__Activity__: Your answer consists of the lines in the data that contain "would". Copy each of them.

__Excerpted data__:
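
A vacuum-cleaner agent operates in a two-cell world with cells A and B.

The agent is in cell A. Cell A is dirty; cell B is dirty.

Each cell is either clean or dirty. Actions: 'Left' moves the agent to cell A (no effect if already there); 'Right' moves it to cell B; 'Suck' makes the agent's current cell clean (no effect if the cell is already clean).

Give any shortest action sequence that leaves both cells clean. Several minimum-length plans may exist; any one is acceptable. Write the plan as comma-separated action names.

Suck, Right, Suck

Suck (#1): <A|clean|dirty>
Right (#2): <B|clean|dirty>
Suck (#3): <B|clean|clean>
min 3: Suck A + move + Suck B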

---

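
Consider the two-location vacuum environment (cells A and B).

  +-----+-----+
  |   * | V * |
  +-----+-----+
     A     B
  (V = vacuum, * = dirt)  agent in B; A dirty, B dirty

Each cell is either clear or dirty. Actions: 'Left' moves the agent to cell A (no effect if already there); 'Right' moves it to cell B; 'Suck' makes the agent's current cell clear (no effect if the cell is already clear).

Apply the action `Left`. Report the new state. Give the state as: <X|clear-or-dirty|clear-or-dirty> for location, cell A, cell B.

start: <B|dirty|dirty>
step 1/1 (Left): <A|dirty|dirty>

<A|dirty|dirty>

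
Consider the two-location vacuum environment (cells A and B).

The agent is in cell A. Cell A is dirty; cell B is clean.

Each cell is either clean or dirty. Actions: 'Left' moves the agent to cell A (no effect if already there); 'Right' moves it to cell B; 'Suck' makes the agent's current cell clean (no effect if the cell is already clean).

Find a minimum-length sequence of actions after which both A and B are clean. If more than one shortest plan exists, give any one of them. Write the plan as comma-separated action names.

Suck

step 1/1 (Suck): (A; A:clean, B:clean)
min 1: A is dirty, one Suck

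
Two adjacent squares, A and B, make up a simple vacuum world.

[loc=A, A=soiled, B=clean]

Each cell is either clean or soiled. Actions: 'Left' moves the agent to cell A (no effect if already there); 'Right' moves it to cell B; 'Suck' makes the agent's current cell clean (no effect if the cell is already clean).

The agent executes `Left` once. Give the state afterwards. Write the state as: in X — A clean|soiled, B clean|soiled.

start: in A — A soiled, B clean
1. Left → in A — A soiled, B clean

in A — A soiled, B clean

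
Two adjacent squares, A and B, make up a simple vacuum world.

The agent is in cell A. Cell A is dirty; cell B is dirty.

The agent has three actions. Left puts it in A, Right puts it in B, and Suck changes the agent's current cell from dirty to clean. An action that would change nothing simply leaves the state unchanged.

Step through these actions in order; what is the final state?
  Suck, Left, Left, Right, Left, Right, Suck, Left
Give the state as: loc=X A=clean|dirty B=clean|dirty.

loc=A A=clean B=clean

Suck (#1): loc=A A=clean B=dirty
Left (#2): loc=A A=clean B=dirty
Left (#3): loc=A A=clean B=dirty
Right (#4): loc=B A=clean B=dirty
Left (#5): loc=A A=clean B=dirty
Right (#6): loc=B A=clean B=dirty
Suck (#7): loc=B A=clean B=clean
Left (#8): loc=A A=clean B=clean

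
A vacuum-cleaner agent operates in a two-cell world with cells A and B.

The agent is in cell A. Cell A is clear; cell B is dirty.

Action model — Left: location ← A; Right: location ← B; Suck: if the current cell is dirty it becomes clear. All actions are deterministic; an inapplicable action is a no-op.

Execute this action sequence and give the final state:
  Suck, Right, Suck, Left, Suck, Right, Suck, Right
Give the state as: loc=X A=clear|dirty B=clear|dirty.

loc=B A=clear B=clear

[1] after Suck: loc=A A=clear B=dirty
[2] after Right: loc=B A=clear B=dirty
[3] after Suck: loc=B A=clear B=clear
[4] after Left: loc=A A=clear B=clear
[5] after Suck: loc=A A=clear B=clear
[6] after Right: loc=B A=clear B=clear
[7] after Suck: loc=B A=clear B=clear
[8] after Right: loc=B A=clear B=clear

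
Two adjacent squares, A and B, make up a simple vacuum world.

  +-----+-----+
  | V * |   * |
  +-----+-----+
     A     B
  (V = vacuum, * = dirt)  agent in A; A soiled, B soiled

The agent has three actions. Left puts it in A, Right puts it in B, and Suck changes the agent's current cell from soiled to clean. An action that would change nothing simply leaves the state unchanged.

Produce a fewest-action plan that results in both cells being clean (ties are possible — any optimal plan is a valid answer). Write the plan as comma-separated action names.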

* * *

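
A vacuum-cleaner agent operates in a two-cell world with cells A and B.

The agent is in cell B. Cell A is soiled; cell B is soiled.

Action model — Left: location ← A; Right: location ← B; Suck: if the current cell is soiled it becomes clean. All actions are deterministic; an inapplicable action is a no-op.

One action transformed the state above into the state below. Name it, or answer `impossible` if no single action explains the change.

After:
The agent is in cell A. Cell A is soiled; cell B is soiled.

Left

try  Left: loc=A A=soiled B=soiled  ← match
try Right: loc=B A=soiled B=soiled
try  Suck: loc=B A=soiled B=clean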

__Answer below__:
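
The agent has three actions. Left puts it in A, Right puts it in B, and Suck changes the agent's current cell from dirty to clean. An action that would change nothing simply leaves the state unchanged.
The agent has three actions. Left puts it in A, Right puts it in B, and Suck changes the agent's current cell from soiled to clean. An action that would change nothing simply leaves the state unchanged.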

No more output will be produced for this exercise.